Exercise instructions: Out of the material that follows, write out exactly the lines from the line with "At each step" to the line with "Apply Cholesky factorization", both ends included, and no others.

Given records:
================================

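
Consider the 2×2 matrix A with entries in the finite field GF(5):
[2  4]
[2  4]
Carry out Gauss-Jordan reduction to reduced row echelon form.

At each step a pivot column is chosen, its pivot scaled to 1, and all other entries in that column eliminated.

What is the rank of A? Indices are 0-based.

[1] R0 /= 2  ⇒  (1, 2)
     R1 -= 2·R0  ⇒  (0, 0)
column 1 empty below row 1

rank = 1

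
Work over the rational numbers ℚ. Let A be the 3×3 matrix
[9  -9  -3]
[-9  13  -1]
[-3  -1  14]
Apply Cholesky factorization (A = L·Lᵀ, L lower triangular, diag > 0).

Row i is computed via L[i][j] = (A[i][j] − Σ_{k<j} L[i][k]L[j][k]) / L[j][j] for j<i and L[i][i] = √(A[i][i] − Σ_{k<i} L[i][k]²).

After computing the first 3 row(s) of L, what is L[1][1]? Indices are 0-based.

Step 1: L[0][0] = √(9) = 3.
  L[1][0] = (-9) / L[0][0] = -3.
Step 2: L[1][1] = √(4) = 2.
  L[2][0] = (-3) / L[0][0] = -1.
  L[2][1] = (-4) / L[1][1] = -2.
Step 3: L[2][2] = √(9) = 3.

L[1][1] = 2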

================================

Expected answer:
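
At each step a pivot column is chosen, its pivot scaled to 1, and all other entries in that column eliminated.

What is the rank of A? Indices are 0-based.

[1] R0 /= 2  ⇒  (1, 2)
     R1 -= 2·R0  ⇒  (0, 0)
column 1 empty below row 1

rank = 1

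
Work over the rational numbers ℚ. Let A be the 3×3 matrix
[9  -9  -3]
[-9  13  -1]
[-3  -1  14]
Apply Cholesky factorization (A = L·Lᵀ, L lower triangular, diag > 0).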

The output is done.